:: WHAT YOU HAVE TO DO ::
Write out, unaltered, each line from the top of the records below down to the line where "(Use the differentiation property.)" appears, that line included.

----

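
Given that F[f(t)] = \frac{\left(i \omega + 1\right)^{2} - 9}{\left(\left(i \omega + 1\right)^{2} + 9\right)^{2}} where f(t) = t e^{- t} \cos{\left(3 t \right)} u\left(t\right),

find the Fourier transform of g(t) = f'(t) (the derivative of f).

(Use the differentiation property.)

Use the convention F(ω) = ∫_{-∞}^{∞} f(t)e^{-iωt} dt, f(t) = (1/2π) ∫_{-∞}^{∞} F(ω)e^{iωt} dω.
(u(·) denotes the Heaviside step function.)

F[g](ω) = \frac{i \omega \left(\left(i \omega + 1\right)^{2} - 9\right)}{\left(\left(i \omega + 1\right)^{2} + 9\right)^{2}}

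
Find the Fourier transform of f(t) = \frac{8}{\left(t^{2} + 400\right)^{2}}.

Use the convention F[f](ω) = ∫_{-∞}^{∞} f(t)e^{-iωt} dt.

F(ω) = \frac{\pi \left(20 \left|{\omega}\right| + 1\right) e^{- 20 \left|{\omega}\right|}}{2000}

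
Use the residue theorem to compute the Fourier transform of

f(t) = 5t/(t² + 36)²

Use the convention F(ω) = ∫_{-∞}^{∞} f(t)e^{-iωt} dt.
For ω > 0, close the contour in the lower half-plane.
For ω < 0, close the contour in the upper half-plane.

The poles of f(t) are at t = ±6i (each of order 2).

Let g(z) = f(z)e^{-iωz}; for large |z| the factor e^{-iωz} decays in the lower half-plane when ω > 0 and in the upper half-plane when ω < 0.

Case ω > 0 (lower half-plane, clockwise contour ⇒ F(ω) = -2πi·ΣRes):
  Res_{z = - 6 i} g(z) = \frac{5 \omega e^{- 6 \omega}}{24} (pole of order 2)
  F(ω) = -2πi·ΣRes = - \frac{5 i \pi \omega e^{- 6 \omega}}{12}

Case ω < 0 (upper half-plane, counterclockwise contour ⇒ F(ω) = +2πi·ΣRes):
  Res_{z = 6 i} g(z) = - \frac{5 \omega e^{6 \omega}}{24} (pole of order 2)
  F(ω) = 2πi·ΣRes = - \frac{5 i \pi \omega e^{6 \omega}}{12}

Both cases combine into a single formula in |ω|:

F(ω) = - \frac{5 i \pi \omega e^{- 6 \left|{\omega}\right|}}{12}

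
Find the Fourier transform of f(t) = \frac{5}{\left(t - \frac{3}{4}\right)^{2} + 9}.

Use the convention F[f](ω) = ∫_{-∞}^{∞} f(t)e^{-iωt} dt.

F(ω) = \frac{5 \pi e^{- \frac{3 i \omega}{4} - 3 \left|{\omega}\right|}}{3}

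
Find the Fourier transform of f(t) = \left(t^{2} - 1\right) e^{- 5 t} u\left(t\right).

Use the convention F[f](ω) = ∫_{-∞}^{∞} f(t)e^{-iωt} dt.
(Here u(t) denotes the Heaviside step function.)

F(ω) = \frac{2 i \omega - \left(i \omega + 5\right)^{3} + 10}{\left(i \omega + 5\right)^{4}}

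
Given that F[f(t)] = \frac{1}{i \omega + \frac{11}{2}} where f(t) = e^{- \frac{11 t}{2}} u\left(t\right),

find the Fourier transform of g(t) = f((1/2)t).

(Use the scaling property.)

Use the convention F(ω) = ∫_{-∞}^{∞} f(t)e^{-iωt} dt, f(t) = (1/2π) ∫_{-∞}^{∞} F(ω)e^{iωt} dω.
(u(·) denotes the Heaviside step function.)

F[g](ω) = \frac{4}{4 i \omega + 11}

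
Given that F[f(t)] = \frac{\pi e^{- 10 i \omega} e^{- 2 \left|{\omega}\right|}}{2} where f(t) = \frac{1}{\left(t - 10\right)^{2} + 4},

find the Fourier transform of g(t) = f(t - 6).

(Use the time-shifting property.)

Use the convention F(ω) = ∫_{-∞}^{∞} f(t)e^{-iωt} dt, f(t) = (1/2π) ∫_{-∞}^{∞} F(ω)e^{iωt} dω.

F[g](ω) = \frac{\pi e^{- 16 i \omega - 2 \left|{\omega}\right|}}{2}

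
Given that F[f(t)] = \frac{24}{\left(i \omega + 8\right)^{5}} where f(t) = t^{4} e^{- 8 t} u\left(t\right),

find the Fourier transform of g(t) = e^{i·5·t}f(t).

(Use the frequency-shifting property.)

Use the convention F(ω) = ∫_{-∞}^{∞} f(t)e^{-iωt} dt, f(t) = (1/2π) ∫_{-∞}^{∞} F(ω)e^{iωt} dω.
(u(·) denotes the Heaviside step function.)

F[g](ω) = \frac{24}{\left(i \left(\omega - 5\right) + 8\right)^{5}}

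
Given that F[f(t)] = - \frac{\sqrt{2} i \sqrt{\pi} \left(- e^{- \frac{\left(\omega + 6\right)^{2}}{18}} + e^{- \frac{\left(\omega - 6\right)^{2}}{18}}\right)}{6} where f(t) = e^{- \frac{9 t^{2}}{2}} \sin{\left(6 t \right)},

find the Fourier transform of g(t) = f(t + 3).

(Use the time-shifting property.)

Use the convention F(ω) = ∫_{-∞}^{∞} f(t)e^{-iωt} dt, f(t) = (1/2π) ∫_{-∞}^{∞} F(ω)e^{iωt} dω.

F[g](ω) = \frac{\sqrt{2} i \sqrt{\pi} \left(1 - e^{\frac{4 \omega}{3}}\right) e^{- \frac{\omega^{2}}{18} - \frac{2 \omega}{3} + 3 i \omega - 2}}{6}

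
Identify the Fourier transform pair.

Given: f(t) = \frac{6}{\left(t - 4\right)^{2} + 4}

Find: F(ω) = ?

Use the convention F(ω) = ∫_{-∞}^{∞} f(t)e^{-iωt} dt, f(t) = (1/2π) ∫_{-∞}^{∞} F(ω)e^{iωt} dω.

F(ω) = 3 \pi e^{- 4 i \omega - 2 \left|{\omega}\right|}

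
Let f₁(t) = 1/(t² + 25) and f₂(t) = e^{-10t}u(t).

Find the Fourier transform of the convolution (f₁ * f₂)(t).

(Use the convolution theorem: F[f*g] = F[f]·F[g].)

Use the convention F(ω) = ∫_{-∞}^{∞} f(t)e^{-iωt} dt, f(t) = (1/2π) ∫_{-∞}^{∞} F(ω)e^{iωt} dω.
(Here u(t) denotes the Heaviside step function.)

F[f₁*f₂](ω) = \frac{\pi e^{- 5 \left|{\omega}\right|}}{5 \left(i \omega + 10\right)}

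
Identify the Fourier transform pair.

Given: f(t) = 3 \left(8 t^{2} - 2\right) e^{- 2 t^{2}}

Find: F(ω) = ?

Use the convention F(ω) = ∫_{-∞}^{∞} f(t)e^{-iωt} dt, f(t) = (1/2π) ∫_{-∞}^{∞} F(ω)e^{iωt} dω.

F(ω) = - \frac{3 \sqrt{2} \sqrt{\pi} \omega^{2} e^{- \frac{\omega^{2}}{8}}}{4}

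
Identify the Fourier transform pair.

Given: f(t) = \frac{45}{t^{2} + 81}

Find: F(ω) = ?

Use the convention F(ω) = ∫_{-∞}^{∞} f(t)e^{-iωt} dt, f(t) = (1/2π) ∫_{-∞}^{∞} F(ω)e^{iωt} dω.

F(ω) = 5 \pi e^{- 9 \left|{\omega}\right|}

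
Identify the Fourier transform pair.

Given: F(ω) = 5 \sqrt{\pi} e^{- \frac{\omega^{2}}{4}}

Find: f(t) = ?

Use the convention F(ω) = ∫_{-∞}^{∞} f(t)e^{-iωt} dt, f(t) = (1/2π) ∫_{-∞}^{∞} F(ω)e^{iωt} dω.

f(t) = 5 e^{- t^{2}}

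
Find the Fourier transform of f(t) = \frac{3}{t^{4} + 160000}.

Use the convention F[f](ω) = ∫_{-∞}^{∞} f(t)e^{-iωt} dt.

F(ω) = \frac{3 \pi e^{- 10 \sqrt{2} \left|{\omega}\right|} \sin{\left(10 \sqrt{2} \left|{\omega}\right| + \frac{\pi}{4} \right)}}{8000}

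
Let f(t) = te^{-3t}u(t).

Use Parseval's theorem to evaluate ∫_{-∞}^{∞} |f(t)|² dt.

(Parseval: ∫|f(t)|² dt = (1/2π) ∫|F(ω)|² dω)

∫|f(t)|² dt = \frac{1}{108}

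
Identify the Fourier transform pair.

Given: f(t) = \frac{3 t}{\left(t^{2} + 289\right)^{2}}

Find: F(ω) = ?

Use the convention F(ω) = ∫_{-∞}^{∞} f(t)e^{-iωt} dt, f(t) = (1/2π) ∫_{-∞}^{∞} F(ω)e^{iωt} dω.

F(ω) = - \frac{3 i \pi \omega e^{- 17 \left|{\omega}\right|}}{34}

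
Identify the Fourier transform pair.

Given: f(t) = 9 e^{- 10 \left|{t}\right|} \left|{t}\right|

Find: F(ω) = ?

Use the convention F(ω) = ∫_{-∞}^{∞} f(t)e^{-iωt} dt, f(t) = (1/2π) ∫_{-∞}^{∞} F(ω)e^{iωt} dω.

F(ω) = \frac{18 \left(100 - \omega^{2}\right)}{\left(\omega^{2} + 100\right)^{2}}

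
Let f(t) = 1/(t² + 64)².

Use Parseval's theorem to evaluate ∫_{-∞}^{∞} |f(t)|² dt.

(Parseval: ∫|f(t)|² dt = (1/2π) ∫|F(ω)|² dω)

∫|f(t)|² dt = \frac{5 \pi}{33554432}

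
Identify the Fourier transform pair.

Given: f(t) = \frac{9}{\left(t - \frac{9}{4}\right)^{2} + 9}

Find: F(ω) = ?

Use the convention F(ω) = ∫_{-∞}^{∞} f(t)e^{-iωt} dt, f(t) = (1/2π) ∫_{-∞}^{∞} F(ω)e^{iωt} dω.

F(ω) = 3 \pi e^{- \frac{9 i \omega}{4} - 3 \left|{\omega}\right|}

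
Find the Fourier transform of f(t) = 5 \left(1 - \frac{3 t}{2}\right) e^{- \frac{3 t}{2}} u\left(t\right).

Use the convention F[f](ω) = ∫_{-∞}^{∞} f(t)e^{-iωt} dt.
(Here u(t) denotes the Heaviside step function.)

F(ω) = \frac{20 i \omega}{- 4 \omega^{2} + 12 i \omega + 9}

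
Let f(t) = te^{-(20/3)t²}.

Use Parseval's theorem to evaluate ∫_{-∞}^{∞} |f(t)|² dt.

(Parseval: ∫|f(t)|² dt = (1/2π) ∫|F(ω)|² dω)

∫|f(t)|² dt = \frac{3 \sqrt{30} \sqrt{\pi}}{1600}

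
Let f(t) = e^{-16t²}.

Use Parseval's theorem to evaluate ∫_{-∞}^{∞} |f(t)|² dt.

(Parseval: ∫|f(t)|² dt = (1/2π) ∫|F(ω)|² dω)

∫|f(t)|² dt = \frac{\sqrt{2} \sqrt{\pi}}{8}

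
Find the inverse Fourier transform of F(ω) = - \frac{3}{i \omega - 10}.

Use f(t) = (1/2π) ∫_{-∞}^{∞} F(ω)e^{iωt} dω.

f(t) = 3 e^{10 t} u\left(- t\right)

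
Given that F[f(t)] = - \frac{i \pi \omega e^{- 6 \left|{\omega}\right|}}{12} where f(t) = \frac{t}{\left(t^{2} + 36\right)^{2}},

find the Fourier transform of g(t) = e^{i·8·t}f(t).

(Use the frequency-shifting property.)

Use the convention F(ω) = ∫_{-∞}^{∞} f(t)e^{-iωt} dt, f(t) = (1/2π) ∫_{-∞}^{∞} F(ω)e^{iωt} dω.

F[g](ω) = \frac{i \pi \left(8 - \omega\right) e^{- 6 \left|{\omega - 8}\right|}}{12}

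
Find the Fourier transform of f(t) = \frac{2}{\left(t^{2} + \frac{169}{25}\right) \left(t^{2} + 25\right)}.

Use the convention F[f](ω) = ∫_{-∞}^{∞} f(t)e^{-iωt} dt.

F(ω) = - \frac{5 \pi e^{- 5 \left|{\omega}\right|}}{228} + \frac{125 \pi e^{- \frac{13 \left|{\omega}\right|}{5}}}{2964}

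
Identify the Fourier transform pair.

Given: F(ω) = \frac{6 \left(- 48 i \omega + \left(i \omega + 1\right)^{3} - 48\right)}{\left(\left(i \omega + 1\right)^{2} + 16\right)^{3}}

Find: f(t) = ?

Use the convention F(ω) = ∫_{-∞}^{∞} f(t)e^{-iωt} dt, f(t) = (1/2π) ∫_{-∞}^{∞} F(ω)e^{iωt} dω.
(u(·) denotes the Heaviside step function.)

f(t) = 3 t^{2} e^{- t} \cos{\left(4 t \right)} u\left(t\right)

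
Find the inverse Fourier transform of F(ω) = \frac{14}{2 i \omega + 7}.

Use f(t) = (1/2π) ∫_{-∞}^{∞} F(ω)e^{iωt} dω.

f(t) = 7 e^{- \frac{7 t}{2}} u\left(t\right)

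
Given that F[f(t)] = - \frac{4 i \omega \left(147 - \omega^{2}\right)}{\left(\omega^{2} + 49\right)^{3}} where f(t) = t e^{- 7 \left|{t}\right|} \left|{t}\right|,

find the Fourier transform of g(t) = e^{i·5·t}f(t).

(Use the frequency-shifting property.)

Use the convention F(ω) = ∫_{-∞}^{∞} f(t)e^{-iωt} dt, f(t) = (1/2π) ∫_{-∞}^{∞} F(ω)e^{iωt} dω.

F[g](ω) = \frac{4 i \left(\omega - 5\right) \left(\left(\omega - 5\right)^{2} - 147\right)}{\left(\left(\omega - 5\right)^{2} + 49\right)^{3}}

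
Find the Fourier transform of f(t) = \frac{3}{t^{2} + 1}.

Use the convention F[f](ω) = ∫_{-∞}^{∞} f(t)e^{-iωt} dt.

F(ω) = 3 \pi e^{- \left|{\omega}\right|}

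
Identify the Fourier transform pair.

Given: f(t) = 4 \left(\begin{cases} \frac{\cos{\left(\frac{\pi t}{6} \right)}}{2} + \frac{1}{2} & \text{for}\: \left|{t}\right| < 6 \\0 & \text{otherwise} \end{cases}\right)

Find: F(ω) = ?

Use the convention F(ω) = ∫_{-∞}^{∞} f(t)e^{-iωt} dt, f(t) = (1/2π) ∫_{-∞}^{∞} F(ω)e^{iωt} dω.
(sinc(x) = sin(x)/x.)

F(ω) = - \frac{24 \pi^{2} \operatorname{sinc}{\left(6 \omega \right)}}{36 \omega^{2} - \pi^{2}}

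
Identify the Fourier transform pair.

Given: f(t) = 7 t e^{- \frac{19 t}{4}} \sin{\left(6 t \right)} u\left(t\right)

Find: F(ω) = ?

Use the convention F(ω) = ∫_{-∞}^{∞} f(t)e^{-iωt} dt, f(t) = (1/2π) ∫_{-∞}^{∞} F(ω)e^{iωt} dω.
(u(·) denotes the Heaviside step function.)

F(ω) = \frac{5376 \left(4 i \omega + 19\right)}{\left(\left(4 i \omega + 19\right)^{2} + 576\right)^{2}}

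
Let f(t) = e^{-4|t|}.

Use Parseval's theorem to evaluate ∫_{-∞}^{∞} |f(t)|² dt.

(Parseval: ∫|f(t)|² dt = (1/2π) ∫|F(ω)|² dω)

∫|f(t)|² dt = \frac{1}{4}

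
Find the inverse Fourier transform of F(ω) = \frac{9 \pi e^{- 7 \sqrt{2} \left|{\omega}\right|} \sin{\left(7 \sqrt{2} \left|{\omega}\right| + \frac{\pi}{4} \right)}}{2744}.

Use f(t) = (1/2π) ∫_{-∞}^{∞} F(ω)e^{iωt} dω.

f(t) = \frac{9}{t^{4} + 38416}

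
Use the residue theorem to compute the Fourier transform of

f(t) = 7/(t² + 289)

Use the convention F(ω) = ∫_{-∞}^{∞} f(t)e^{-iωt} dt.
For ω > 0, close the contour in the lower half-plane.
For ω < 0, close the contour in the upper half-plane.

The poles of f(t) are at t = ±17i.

Let g(z) = f(z)e^{-iωz}; for large |z| the factor e^{-iωz} decays in the lower half-plane when ω > 0 and in the upper half-plane when ω < 0.

Case ω > 0 (lower half-plane, clockwise contour ⇒ F(ω) = -2πi·ΣRes):
  Res_{z = - 17 i} g(z) = \frac{7 i e^{- 17 \omega}}{34}
  F(ω) = -2πi·ΣRes = \frac{7 \pi e^{- 17 \omega}}{17}

Case ω < 0 (upper half-plane, counterclockwise contour ⇒ F(ω) = +2πi·ΣRes):
  Res_{z = 17 i} g(z) = - \frac{7 i e^{17 \omega}}{34}
  F(ω) = 2πi·ΣRes = \frac{7 \pi e^{17 \omega}}{17}

Both cases combine into a single formula in |ω|:

F(ω) = \frac{7 \pi e^{- 17 \left|{\omega}\right|}}{17}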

----

:: THE ANSWER ::
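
Given that F[f(t)] = \frac{\left(i \omega + 1\right)^{2} - 9}{\left(\left(i \omega + 1\right)^{2} + 9\right)^{2}} where f(t) = t e^{- t} \cos{\left(3 t \right)} u\left(t\right),

find the Fourier transform of g(t) = f'(t) (the derivative of f).

(Use the differentiation property.)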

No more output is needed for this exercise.